_Aim of the exercise_
Reproduce each line of the material exactly as it reads.

════════════════════

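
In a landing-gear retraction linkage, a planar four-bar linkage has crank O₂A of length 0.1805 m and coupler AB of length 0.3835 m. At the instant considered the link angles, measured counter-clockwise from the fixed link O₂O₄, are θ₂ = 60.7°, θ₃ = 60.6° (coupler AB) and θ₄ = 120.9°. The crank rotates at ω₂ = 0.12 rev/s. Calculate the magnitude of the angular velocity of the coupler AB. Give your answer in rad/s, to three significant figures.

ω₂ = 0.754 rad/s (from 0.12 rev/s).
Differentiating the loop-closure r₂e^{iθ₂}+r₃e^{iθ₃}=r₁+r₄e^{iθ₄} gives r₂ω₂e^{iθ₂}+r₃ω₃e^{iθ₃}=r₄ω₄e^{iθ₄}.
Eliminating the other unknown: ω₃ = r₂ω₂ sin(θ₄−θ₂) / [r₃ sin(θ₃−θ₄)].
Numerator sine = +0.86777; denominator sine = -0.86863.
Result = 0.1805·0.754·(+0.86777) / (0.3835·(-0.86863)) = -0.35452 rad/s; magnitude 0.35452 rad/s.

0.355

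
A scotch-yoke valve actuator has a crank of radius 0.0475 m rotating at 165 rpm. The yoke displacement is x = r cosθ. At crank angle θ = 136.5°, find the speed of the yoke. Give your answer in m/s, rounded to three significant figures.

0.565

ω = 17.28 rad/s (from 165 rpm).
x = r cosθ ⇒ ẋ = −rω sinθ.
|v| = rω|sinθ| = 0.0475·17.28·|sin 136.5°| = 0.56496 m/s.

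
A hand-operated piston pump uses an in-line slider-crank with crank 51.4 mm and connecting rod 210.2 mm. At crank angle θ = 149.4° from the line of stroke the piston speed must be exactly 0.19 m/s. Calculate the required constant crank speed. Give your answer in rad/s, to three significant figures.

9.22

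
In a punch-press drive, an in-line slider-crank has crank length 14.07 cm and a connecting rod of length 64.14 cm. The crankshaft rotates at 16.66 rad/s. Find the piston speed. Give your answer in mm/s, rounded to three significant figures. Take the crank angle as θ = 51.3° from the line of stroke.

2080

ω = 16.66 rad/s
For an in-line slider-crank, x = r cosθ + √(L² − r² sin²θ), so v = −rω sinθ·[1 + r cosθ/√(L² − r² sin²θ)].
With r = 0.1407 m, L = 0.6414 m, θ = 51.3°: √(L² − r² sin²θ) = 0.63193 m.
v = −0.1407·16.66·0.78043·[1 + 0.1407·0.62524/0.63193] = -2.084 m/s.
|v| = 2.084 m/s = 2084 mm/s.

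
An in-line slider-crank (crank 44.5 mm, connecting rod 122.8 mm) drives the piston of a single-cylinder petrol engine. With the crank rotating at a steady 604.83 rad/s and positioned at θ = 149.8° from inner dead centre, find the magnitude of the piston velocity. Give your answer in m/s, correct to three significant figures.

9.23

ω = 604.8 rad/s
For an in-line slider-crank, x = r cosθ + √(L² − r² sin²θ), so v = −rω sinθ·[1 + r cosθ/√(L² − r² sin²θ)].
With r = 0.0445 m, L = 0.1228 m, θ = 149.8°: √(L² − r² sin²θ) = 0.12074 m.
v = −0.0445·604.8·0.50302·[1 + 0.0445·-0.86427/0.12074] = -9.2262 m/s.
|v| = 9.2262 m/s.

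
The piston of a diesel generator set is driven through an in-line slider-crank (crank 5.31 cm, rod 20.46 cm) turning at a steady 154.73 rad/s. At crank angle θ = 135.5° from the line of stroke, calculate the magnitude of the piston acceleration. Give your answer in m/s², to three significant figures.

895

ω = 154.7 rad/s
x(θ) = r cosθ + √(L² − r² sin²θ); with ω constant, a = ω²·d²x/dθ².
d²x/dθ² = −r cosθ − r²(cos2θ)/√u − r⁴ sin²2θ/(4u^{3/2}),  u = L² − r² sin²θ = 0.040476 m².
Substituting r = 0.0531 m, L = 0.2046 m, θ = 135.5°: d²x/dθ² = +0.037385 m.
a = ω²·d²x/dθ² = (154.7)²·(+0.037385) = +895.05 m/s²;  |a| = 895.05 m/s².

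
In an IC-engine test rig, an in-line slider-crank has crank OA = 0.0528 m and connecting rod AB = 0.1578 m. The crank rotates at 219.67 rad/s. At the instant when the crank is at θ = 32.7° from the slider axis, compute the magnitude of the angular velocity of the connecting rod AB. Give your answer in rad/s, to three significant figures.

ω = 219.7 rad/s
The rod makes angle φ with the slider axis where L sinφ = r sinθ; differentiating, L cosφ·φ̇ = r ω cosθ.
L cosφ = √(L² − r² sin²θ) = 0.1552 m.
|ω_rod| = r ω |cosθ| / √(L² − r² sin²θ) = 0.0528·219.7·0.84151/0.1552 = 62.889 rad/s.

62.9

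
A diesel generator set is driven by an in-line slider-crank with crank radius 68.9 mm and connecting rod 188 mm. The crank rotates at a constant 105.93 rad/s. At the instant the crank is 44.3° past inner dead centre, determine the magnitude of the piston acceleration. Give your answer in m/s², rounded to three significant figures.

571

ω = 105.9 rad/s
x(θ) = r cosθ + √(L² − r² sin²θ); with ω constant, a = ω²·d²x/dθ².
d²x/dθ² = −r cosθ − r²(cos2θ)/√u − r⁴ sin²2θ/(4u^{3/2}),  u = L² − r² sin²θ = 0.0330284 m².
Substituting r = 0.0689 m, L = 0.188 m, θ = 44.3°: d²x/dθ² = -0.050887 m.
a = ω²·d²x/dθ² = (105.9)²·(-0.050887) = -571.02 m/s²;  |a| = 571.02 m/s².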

════════════════════

_Response to this exercise_
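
In a landing-gear retraction linkage, a planar four-bar linkage has crank O₂A of length 0.1805 m and coupler AB of length 0.3835 m. At the instant considered the link angles, measured counter-clockwise from the fixed link O₂O₄, are θ₂ = 60.7°, θ₃ = 60.6° (coupler AB) and θ₄ = 120.9°. The crank rotates at ω₂ = 0.12 rev/s. Calculate the magnitude of the angular velocity of the coupler AB. Give your answer in rad/s, to three significant figures.

ω₂ = 0.754 rad/s (from 0.12 rev/s).
Differentiating the loop-closure r₂e^{iθ₂}+r₃e^{iθ₃}=r₁+r₄e^{iθ₄} gives r₂ω₂e^{iθ₂}+r₃ω₃e^{iθ₃}=r₄ω₄e^{iθ₄}.
Eliminating the other unknown: ω₃ = r₂ω₂ sin(θ₄−θ₂) / [r₃ sin(θ₃−θ₄)].
Numerator sine = +0.86777; denominator sine = -0.86863.
Result = 0.1805·0.754·(+0.86777) / (0.3835·(-0.86863)) = -0.35452 rad/s; magnitude 0.35452 rad/s.

0.355

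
A scotch-yoke valve actuator has a crank of radius 0.0475 m rotating at 165 rpm. The yoke displacement is x = r cosθ. At crank angle θ = 136.5°, find the speed of the yoke. Give your answer in m/s, rounded to three significant figures.

0.565

ω = 17.28 rad/s (from 165 rpm).
x = r cosθ ⇒ ẋ = −rω sinθ.
|v| = rω|sinθ| = 0.0475·17.28·|sin 136.5°| = 0.56496 m/s.

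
A hand-operated piston pump uses an in-line slider-crank with crank 51.4 mm and connecting rod 210.2 mm. At crank angle θ = 149.4° from the line of stroke the piston speed must be exactly 0.19 m/s. Calculate the required constant crank speed. Give your answer in rad/s, to three significant figures.

9.22

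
In a punch-press drive, an in-line slider-crank has crank length 14.07 cm and a connecting rod of length 64.14 cm. The crankshaft rotates at 16.66 rad/s. Find the piston speed. Give your answer in mm/s, rounded to three significant figures. Take the crank angle as θ = 51.3° from the line of stroke.

2080

ω = 16.66 rad/s
For an in-line slider-crank, x = r cosθ + √(L² − r² sin²θ), so v = −rω sinθ·[1 + r cosθ/√(L² − r² sin²θ)].
With r = 0.1407 m, L = 0.6414 m, θ = 51.3°: √(L² − r² sin²θ) = 0.63193 m.
v = −0.1407·16.66·0.78043·[1 + 0.1407·0.62524/0.63193] = -2.084 m/s.
|v| = 2.084 m/s = 2084 mm/s.

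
An in-line slider-crank (crank 44.5 mm, connecting rod 122.8 mm) drives the piston of a single-cylinder petrol engine. With the crank rotating at a steady 604.83 rad/s and positioned at θ = 149.8° from inner dead centre, find the magnitude of the piston velocity. Give your answer in m/s, correct to three significant figures.

9.23

ω = 604.8 rad/s
For an in-line slider-crank, x = r cosθ + √(L² − r² sin²θ), so v = −rω sinθ·[1 + r cosθ/√(L² − r² sin²θ)].
With r = 0.0445 m, L = 0.1228 m, θ = 149.8°: √(L² − r² sin²θ) = 0.12074 m.
v = −0.0445·604.8·0.50302·[1 + 0.0445·-0.86427/0.12074] = -9.2262 m/s.
|v| = 9.2262 m/s.

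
The piston of a diesel generator set is driven through an in-line slider-crank (crank 5.31 cm, rod 20.46 cm) turning at a steady 154.73 rad/s. At crank angle θ = 135.5° from the line of stroke, calculate the magnitude of the piston acceleration. Give your answer in m/s², to three significant figures.

895

ω = 154.7 rad/s
x(θ) = r cosθ + √(L² − r² sin²θ); with ω constant, a = ω²·d²x/dθ².
d²x/dθ² = −r cosθ − r²(cos2θ)/√u − r⁴ sin²2θ/(4u^{3/2}),  u = L² − r² sin²θ = 0.040476 m².
Substituting r = 0.0531 m, L = 0.2046 m, θ = 135.5°: d²x/dθ² = +0.037385 m.
a = ω²·d²x/dθ² = (154.7)²·(+0.037385) = +895.05 m/s²;  |a| = 895.05 m/s².

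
In an IC-engine test rig, an in-line slider-crank has crank OA = 0.0528 m and connecting rod AB = 0.1578 m. The crank rotates at 219.67 rad/s. At the instant when the crank is at θ = 32.7° from the slider axis, compute the magnitude of the angular velocity of the connecting rod AB. Give your answer in rad/s, to three significant figures.

ω = 219.7 rad/s
The rod makes angle φ with the slider axis where L sinφ = r sinθ; differentiating, L cosφ·φ̇ = r ω cosθ.
L cosφ = √(L² − r² sin²θ) = 0.1552 m.
|ω_rod| = r ω |cosθ| / √(L² − r² sin²θ) = 0.0528·219.7·0.84151/0.1552 = 62.889 rad/s.

62.9

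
A diesel generator set is driven by an in-line slider-crank with crank radius 68.9 mm and connecting rod 188 mm. The crank rotates at a constant 105.93 rad/s. At the instant the crank is 44.3° past inner dead centre, determine the magnitude of the piston acceleration. Give your answer in m/s², rounded to three significant figures.

571

ω = 105.9 rad/s
x(θ) = r cosθ + √(L² − r² sin²θ); with ω constant, a = ω²·d²x/dθ².
d²x/dθ² = −r cosθ − r²(cos2θ)/√u − r⁴ sin²2θ/(4u^{3/2}),  u = L² − r² sin²θ = 0.0330284 m².
Substituting r = 0.0689 m, L = 0.188 m, θ = 44.3°: d²x/dθ² = -0.050887 m.
a = ω²·d²x/dθ² = (105.9)²·(-0.050887) = -571.02 m/s²;  |a| = 571.02 m/s².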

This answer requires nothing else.